Saved entries
_____

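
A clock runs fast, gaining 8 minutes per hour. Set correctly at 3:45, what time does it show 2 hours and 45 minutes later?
For every 60 true minutes, the faulty clock advances 60 + 8 = 68 minutes.
True elapsed: 2 hours and 45 minutes = 165 minutes.
Faulty clock advances: 165 x 68/60 = 187 minutes (drift: 22 minutes ahead).
Shown time: 3:45 + 187 minutes = 6:52.

Final answer: 6:52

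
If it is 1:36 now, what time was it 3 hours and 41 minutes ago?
Starting time: 1:36 = 96 total minutes past 12:00
Subtracting: 3 hours and 41 minutes = 221 minutes
96 - 221 = -125 (negative, add 12 hours = 720) = 595 minutes
= 9 hours and 55 minutes past 12:00 = 9:55

Final answer: 9:55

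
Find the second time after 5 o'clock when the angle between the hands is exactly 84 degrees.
At t minutes past 5:00, the hour hand is at 30 x 5 + 0.5t degrees and the minute hand is at 6t degrees.
The smaller angle between them is 84 degrees when |30H - 5.5t| = 84 or |30H - 5.5t| = 276.
With H = 5, solve 30 x 5 - 5.5t = +/- target for each target:
  t = (30 x 5 - 84) / 5.5 = 12
  t = (30 x 5 + 84) / 5.5 = 42.55
  t = (30 x 5 - 276) / 5.5 = -22.91 (outside (0, 60))
  t = (30 x 5 + 276) / 5.5 = 77.45 (outside (0, 60))
Valid solutions in (0, 60): {12, 42.55} minutes.
The second occurrence is t = 42.55 minutes.
The hands form a 84-degree angle at 42.55 minutes past 5:00.

Final answer: 42.55 minutes past 5:00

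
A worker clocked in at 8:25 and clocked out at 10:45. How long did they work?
From 8:25 to 10:45:
(10 x 60 + 45) - (8 x 60 + 25) = 645 - 505 = 140 minutes
= 2 hours and 20 minutes

Final answer: 2 hours and 20 minutes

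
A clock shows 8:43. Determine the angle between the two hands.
Hour hand position: 8 x 30 + 43 x 0.5 = 261.5 degrees
Minute hand position: 43 x 6 = 258 degrees
Difference: |261.5 - 258| = 3.5 degrees
The angle between the hands is 3.5 degrees

Final answer: 3.5 degrees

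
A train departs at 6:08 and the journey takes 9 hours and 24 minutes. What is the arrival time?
Starting time: 6:08
Adding 24 minutes to 8 minutes: 8 + 24 = 32 minutes
Adding 9 hours: 6 + 9 = 15 - 12 = 3
Final time: 3:32

Final answer: 3:32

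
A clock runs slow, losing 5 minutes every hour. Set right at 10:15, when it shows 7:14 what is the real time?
For every 60 true minutes, the faulty clock advances 55 minutes, so 1 faulty-clock minute corresponds to 60/55 true minutes.
From 10:15 to 7:14 on the faulty dial is 539 minutes.
True elapsed: 539 x 60/55 = 588 minutes = 9 hours and 48 minutes.
True time: 10:15 + 9 hours and 48 minutes = 8:03.

Final answer: 8:03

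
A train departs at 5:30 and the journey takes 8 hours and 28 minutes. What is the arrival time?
Starting time: 5:30
Adding 28 minutes to 30 minutes: 30 + 28 = 58 minutes
Adding 8 hours: 5 + 8 = 13 - 12 = 1
Final time: 1:58

Final answer: 1:58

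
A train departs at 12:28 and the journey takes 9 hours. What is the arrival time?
Starting time: 12:28
Adding 0 minutes to 28 minutes: 28 + 0 = 28 minutes
Adding 9 hours: 12 + 9 = 21 - 12 = 9
Final time: 9:28

Final answer: 9:28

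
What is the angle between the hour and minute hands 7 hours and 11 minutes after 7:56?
First find the time 7 hours and 11 minutes after 7:56.
Total minutes: 7 x 60 + 56 + 7 x 60 + 11 = 907.
907 mod 720 = 187 minutes = 3:07.
Now compute the angle at 3:07:
Hour hand: 3 x 30 + 7 x 0.5 = 93.5 degrees
Minute hand: 7 x 6 = 42 degrees
Difference: |93.5 - 42| = 51.5 degrees
The angle is 51.5 degrees

Final answer: 51.5 degrees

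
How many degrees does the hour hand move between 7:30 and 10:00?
The hour hand moves 0.5 degrees per minute.
Time elapsed: 10:00 - 7:30 = 150 minutes
Angular displacement: 150 x 0.5 = 75 degrees

Final answer: 75 degrees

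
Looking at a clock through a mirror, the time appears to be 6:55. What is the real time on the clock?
Reflection across the vertical (12-6) axis maps a hand at angle A degrees to (360 - A) degrees, which sends a reading of T minutes past 12:00 to (720 - T) minutes past 12:00.
Mirror reads 6:55 = 415 minutes past 12:00.
Actual time: (720 - 415) mod 720 = 305 minutes = 5:05.

Final answer: 5:05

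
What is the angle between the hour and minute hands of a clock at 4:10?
Hour hand position: 4 x 30 + 10 x 0.5 = 125 degrees
Minute hand position: 10 x 6 = 60 degrees
Difference: |125 - 60| = 65 degrees
The angle between the hands is 65 degrees

Final answer: 65 degrees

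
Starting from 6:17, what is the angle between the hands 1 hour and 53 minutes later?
First find the time 1 hour and 53 minutes after 6:17.
Total minutes: 6 x 60 + 17 + 1 x 60 + 53 = 490.
490 mod 720 = 490 minutes = 8:10.
Now compute the angle at 8:10:
Hour hand: 8 x 30 + 10 x 0.5 = 245 degrees
Minute hand: 10 x 6 = 60 degrees
Difference: |245 - 60| = 185 degrees
Smaller angle: 360 - 185 = 175 degrees

Final answer: 175 degrees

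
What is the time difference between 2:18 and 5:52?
From 2:18 to 5:52:
(5 x 60 + 52) - (2 x 60 + 18) = 352 - 138 = 214 minutes
= 3 hours and 34 minutes

Final answer: 3 hours and 34 minutes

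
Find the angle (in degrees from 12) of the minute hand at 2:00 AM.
The minute hand moves 6 degrees per minute.
At 2:00: 0 x 6 = 0 degrees

Final answer: 0 degrees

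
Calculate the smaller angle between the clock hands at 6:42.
Hour hand position: 6 x 30 + 42 x 0.5 = 201 degrees
Minute hand position: 42 x 6 = 252 degrees
Difference: |201 - 252| = 51 degrees
The angle between the hands is 51 degrees

Final answer: 51 degrees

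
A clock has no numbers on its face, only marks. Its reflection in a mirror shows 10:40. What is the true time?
Reflection across the vertical (12-6) axis maps a hand at angle A degrees to (360 - A) degrees, which sends a reading of T minutes past 12:00 to (720 - T) minutes past 12:00.
Mirror reads 10:40 = 640 minutes past 12:00.
Actual time: (720 - 640) mod 720 = 80 minutes = 1:20.

Final answer: 1:20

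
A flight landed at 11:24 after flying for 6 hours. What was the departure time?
Starting time: 11:24 = 684 total minutes past 12:00
Subtracting: 6 hours = 360 minutes
684 - 360 = 324 minutes
= 5 hours and 24 minutes past 12:00 = 5:24

Final answer: 5:24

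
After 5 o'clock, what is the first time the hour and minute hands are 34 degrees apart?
At t minutes past 5:00, the hour hand is at 30 x 5 + 0.5t degrees and the minute hand is at 6t degrees.
The smaller angle between them is 34 degrees when |30H - 5.5t| = 34 or |30H - 5.5t| = 326.
With H = 5, solve 30 x 5 - 5.5t = +/- target for each target:
  t = (30 x 5 - 34) / 5.5 = 21.09
  t = (30 x 5 + 34) / 5.5 = 33.45
  t = (30 x 5 - 326) / 5.5 = -32 (outside (0, 60))
  t = (30 x 5 + 326) / 5.5 = 86.55 (outside (0, 60))
Valid solutions in (0, 60): {21.09, 33.45} minutes.
The first occurrence is t = 21.09 minutes.
The hands form a 34-degree angle at 21.09 minutes past 5:00.

Final answer: 21.09 minutes past 5:00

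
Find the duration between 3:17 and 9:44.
From 3:17 to 9:44:
(9 x 60 + 44) - (3 x 60 + 17) = 584 - 197 = 387 minutes
= 6 hours and 27 minutes

Final answer: 6 hours and 27 minutes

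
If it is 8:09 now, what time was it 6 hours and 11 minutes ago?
Starting time: 8:09 = 489 total minutes past 12:00
Subtracting: 6 hours and 11 minutes = 371 minutes
489 - 371 = 118 minutes
= 1 hour and 58 minutes past 12:00 = 1:58

Final answer: 1:58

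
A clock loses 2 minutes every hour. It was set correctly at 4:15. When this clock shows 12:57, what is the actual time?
For every 60 true minutes, the faulty clock advances 58 minutes, so 1 faulty-clock minute corresponds to 60/58 true minutes.
From 4:15 to 12:57 on the faulty dial is 522 minutes.
True elapsed: 522 x 60/58 = 540 minutes = 9 hours.
True time: 4:15 + 9 hours = 1:15.

Final answer: 1:15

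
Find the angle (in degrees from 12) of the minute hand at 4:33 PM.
The minute hand moves 6 degrees per minute.
At 4:33: 33 x 6 = 198 degrees

Final answer: 198 degrees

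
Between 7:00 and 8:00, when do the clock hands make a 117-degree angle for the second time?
At t minutes past 7:00, the hour hand is at 30 x 7 + 0.5t degrees and the minute hand is at 6t degrees.
The smaller angle between them is 117 degrees when |30H - 5.5t| = 117 or |30H - 5.5t| = 243.
With H = 7, solve 30 x 7 - 5.5t = +/- target for each target:
  t = (30 x 7 - 117) / 5.5 = 16.91
  t = (30 x 7 + 117) / 5.5 = 59.45
  t = (30 x 7 - 243) / 5.5 = -6 (outside (0, 60))
  t = (30 x 7 + 243) / 5.5 = 82.36 (outside (0, 60))
Valid solutions in (0, 60): {16.91, 59.45} minutes.
The second occurrence is t = 59.45 minutes.
The hands form a 117-degree angle at 59.45 minutes past 7:00.

Final answer: 59.45 minutes past 7:00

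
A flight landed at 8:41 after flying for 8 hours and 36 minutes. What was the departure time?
Starting time: 8:41 = 521 total minutes past 12:00
Subtracting: 8 hours and 36 minutes = 516 minutes
521 - 516 = 5 minutes
= 5 minutes past 12:00 = 12:05

Final answer: 12:05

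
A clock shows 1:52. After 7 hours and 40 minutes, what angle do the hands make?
First find the time 7 hours and 40 minutes after 1:52.
Total minutes: 1 x 60 + 52 + 7 x 60 + 40 = 572.
572 mod 720 = 572 minutes = 9:32.
Now compute the angle at 9:32:
Hour hand: 9 x 30 + 32 x 0.5 = 286 degrees
Minute hand: 32 x 6 = 192 degrees
Difference: |286 - 192| = 94 degrees
The angle is 94 degrees

Final answer: 94 degrees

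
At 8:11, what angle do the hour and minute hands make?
Hour hand position: 8 x 30 + 11 x 0.5 = 245.5 degrees
Minute hand position: 11 x 6 = 66 degrees
Difference: |245.5 - 66| = 179.5 degrees
The angle between the hands is 179.5 degrees

Final answer: 179.5 degrees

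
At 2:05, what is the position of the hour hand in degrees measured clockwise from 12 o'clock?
The hour hand moves 30 degrees per hour and 0.5 degrees per minute.
At 2:05: (2) x 30 + 5 x 0.5 = 60 + 2.5 = 62.5 degrees

Final answer: 62.5 degrees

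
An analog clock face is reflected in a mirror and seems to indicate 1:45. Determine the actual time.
Reflection across the vertical (12-6) axis maps a hand at angle A degrees to (360 - A) degrees, which sends a reading of T minutes past 12:00 to (720 - T) minutes past 12:00.
Mirror reads 1:45 = 105 minutes past 12:00.
Actual time: (720 - 105) mod 720 = 615 minutes = 10:15.

Final answer: 10:15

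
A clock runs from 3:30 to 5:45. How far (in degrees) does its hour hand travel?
The hour hand moves 0.5 degrees per minute.
Time elapsed: 5:45 - 3:30 = 135 minutes
Angular displacement: 135 x 0.5 = 67.5 degrees

Final answer: 67.5 degrees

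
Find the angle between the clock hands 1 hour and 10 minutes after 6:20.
First find the time 1 hour and 10 minutes after 6:20.
Total minutes: 6 x 60 + 20 + 1 x 60 + 10 = 450.
450 mod 720 = 450 minutes = 7:30.
Now compute the angle at 7:30:
Hour hand: 7 x 30 + 30 x 0.5 = 225 degrees
Minute hand: 30 x 6 = 180 degrees
Difference: |225 - 180| = 45 degrees
The angle is 45 degrees

Final answer: 45 degrees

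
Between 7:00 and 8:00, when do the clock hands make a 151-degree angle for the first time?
At t minutes past 7:00, the hour hand is at 30 x 7 + 0.5t degrees and the minute hand is at 6t degrees.
The smaller angle between them is 151 degrees when |30H - 5.5t| = 151 or |30H - 5.5t| = 209.
With H = 7, solve 30 x 7 - 5.5t = +/- target for each target:
  t = (30 x 7 - 151) / 5.5 = 10.73
  t = (30 x 7 + 151) / 5.5 = 65.64 (outside (0, 60))
  t = (30 x 7 - 209) / 5.5 = 0.18
  t = (30 x 7 + 209) / 5.5 = 76.18 (outside (0, 60))
Valid solutions in (0, 60): {0.18, 10.73} minutes.
The first occurrence is t = 0.18 minutes.
The hands form a 151-degree angle at 0.18 minutes past 7:00.

Final answer: 0.18 minutes past 7:00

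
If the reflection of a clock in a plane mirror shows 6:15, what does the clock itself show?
Reflection across the vertical (12-6) axis maps a hand at angle A degrees to (360 - A) degrees, which sends a reading of T minutes past 12:00 to (720 - T) minutes past 12:00.
Mirror reads 6:15 = 375 minutes past 12:00.
Actual time: (720 - 375) mod 720 = 345 minutes = 5:45.

Final answer: 5:45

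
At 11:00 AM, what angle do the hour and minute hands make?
Hour hand position: 11 x 30 + 0 x 0.5 = 330 degrees
Minute hand position: 0 x 6 = 0 degrees
Difference: |330 - 0| = 330 degrees
Since 330 > 180, the smaller angle is 360 - 330 = 30 degrees

Final answer: 30 degrees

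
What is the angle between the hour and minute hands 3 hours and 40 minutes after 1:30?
First find the time 3 hours and 40 minutes after 1:30.
Total minutes: 1 x 60 + 30 + 3 x 60 + 40 = 310.
310 mod 720 = 310 minutes = 5:10.
Now compute the angle at 5:10:
Hour hand: 5 x 30 + 10 x 0.5 = 155 degrees
Minute hand: 10 x 6 = 60 degrees
Difference: |155 - 60| = 95 degrees
The angle is 95 degrees

Final answer: 95 degrees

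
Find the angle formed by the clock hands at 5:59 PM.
Hour hand position: 5 x 30 + 59 x 0.5 = 179.5 degrees
Minute hand position: 59 x 6 = 354 degrees
Difference: |179.5 - 354| = 174.5 degrees
The angle between the hands is 174.5 degrees

Final answer: 174.5 degrees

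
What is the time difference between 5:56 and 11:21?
From 5:56 to 11:21:
(11 x 60 + 21) - (5 x 60 + 56) = 681 - 356 = 325 minutes
= 5 hours and 25 minutes

Final answer: 5 hours and 25 minutes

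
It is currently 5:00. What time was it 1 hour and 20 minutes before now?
Starting time: 5:00 = 300 total minutes past 12:00
Subtracting: 1 hour and 20 minutes = 80 minutes
300 - 80 = 220 minutes
= 3 hours and 40 minutes past 12:00 = 3:40

Final answer: 3:40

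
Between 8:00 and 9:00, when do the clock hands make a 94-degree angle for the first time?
At t minutes past 8:00, the hour hand is at 30 x 8 + 0.5t degrees and the minute hand is at 6t degrees.
The smaller angle between them is 94 degrees when |30H - 5.5t| = 94 or |30H - 5.5t| = 266.
With H = 8, solve 30 x 8 - 5.5t = +/- target for each target:
  t = (30 x 8 - 94) / 5.5 = 26.55
  t = (30 x 8 + 94) / 5.5 = 60.73 (outside (0, 60))
  t = (30 x 8 - 266) / 5.5 = -4.73 (outside (0, 60))
  t = (30 x 8 + 266) / 5.5 = 92 (outside (0, 60))
Valid solutions in (0, 60): {26.55} minutes.
The first occurrence is t = 26.55 minutes.
The hands form a 94-degree angle at 26.55 minutes past 8:00.

Final answer: 26.55 minutes past 8:00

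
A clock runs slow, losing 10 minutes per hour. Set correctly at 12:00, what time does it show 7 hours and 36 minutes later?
For every 60 true minutes, the faulty clock advances 60 - 10 = 50 minutes.
True elapsed: 7 hours and 36 minutes = 456 minutes.
Faulty clock advances: 456 x 50/60 = 380 minutes (drift: 76 minutes behind).
Shown time: 12:00 + 380 minutes = 6:20.

Final answer: 6:20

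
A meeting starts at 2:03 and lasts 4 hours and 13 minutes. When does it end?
Starting time: 2:03
Adding 13 minutes to 3 minutes: 3 + 13 = 16 minutes
Adding 4 hours: 2 + 4 = 6
Final time: 6:16

Final answer: 6:16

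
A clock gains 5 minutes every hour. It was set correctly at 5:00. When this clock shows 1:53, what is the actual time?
For every 60 true minutes, the faulty clock advances 65 minutes, so 1 faulty-clock minute corresponds to 60/65 true minutes.
From 5:00 to 1:53 on the faulty dial is 533 minutes.
True elapsed: 533 x 60/65 = 492 minutes = 8 hours and 12 minutes.
True time: 5:00 + 8 hours and 12 minutes = 1:12.

Final answer: 1:12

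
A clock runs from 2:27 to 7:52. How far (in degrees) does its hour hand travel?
The hour hand moves 0.5 degrees per minute.
Time elapsed: 7:52 - 2:27 = 325 minutes
Angular displacement: 325 x 0.5 = 162.5 degrees

Final answer: 162.5 degrees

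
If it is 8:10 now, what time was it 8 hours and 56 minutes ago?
Starting time: 8:10 = 490 total minutes past 12:00
Subtracting: 8 hours and 56 minutes = 536 minutes
490 - 536 = -46 (negative, add 12 hours = 720) = 674 minutes
= 11 hours and 14 minutes past 12:00 = 11:14

Final answer: 11:14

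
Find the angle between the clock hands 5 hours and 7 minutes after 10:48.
First find the time 5 hours and 7 minutes after 10:48.
Total minutes: 10 x 60 + 48 + 5 x 60 + 7 = 955.
955 mod 720 = 235 minutes = 3:55.
Now compute the angle at 3:55:
Hour hand: 3 x 30 + 55 x 0.5 = 117.5 degrees
Minute hand: 55 x 6 = 330 degrees
Difference: |117.5 - 330| = 212.5 degrees
Smaller angle: 360 - 212.5 = 147.5 degrees

Final answer: 147.5 degrees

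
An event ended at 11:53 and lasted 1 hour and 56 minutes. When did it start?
Starting time: 11:53 = 713 total minutes past 12:00
Subtracting: 1 hour and 56 minutes = 116 minutes
713 - 116 = 597 minutes
= 9 hours and 57 minutes past 12:00 = 9:57

Final answer: 9:57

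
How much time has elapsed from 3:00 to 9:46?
From 3:00 to 9:46:
(9 x 60 + 46) - (3 x 60 + 0) = 586 - 180 = 406 minutes
= 6 hours and 46 minutes

Final answer: 6 hours and 46 minutes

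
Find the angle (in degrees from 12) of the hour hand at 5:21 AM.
The hour hand moves 30 degrees per hour and 0.5 degrees per minute.
At 5:21: (5) x 30 + 21 x 0.5 = 150 + 10.5 = 160.5 degrees

Final answer: 160.5 degrees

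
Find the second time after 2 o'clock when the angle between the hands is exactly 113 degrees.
At t minutes past 2:00, the hour hand is at 30 x 2 + 0.5t degrees and the minute hand is at 6t degrees.
The smaller angle between them is 113 degrees when |30H - 5.5t| = 113 or |30H - 5.5t| = 247.
With H = 2, solve 30 x 2 - 5.5t = +/- target for each target:
  t = (30 x 2 - 113) / 5.5 = -9.64 (outside (0, 60))
  t = (30 x 2 + 113) / 5.5 = 31.45
  t = (30 x 2 - 247) / 5.5 = -34 (outside (0, 60))
  t = (30 x 2 + 247) / 5.5 = 55.82
Valid solutions in (0, 60): {31.45, 55.82} minutes.
The second occurrence is t = 55.82 minutes.
The hands form a 113-degree angle at 55.82 minutes past 2:00.

Final answer: 55.82 minutes past 2:00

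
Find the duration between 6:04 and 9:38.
From 6:04 to 9:38:
(9 x 60 + 38) - (6 x 60 + 4) = 578 - 364 = 214 minutes
= 3 hours and 34 minutes

Final answer: 3 hours and 34 minutes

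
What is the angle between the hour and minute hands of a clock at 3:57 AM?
Hour hand position: 3 x 30 + 57 x 0.5 = 118.5 degrees
Minute hand position: 57 x 6 = 342 degrees
Difference: |118.5 - 342| = 223.5 degrees
Since 223.5 > 180, the smaller angle is 360 - 223.5 = 136.5 degrees

Final answer: 136.5 degrees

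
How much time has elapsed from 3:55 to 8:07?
From 3:55 to 8:07:
(8 x 60 + 7) - (3 x 60 + 55) = 487 - 235 = 252 minutes
= 4 hours and 12 minutes

Final answer: 4 hours and 12 minutes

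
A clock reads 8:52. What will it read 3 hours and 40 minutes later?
Starting time: 8:52
Adding 40 minutes to 52 minutes: 52 + 40 = 92 minutes = 1 hour and 32 minutes
Adding 3 hours: 8 + 3 + 1 (carry) = 12
Final time: 12:32

Final answer: 12:32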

_____

Task goal
Write out only those lines of the entries that lie between the line containing "How much time has elapsed from 3:55 to 8:07?" and the last line, inclusive, reproducing them exactly.

Output for this task
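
How much time has elapsed from 3:55 to 8:07?
From 3:55 to 8:07:
(8 x 60 + 7) - (3 x 60 + 55) = 487 - 235 = 252 minutes
= 4 hours and 12 minutes

Final answer: 4 hours and 12 minutes

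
A clock reads 8:52. What will it read 3 hours and 40 minutes later?
Starting time: 8:52
Adding 40 minutes to 52 minutes: 52 + 40 = 92 minutes = 1 hour and 32 minutes
Adding 3 hours: 8 + 3 + 1 (carry) = 12
Final time: 12:32

Final answer: 12:32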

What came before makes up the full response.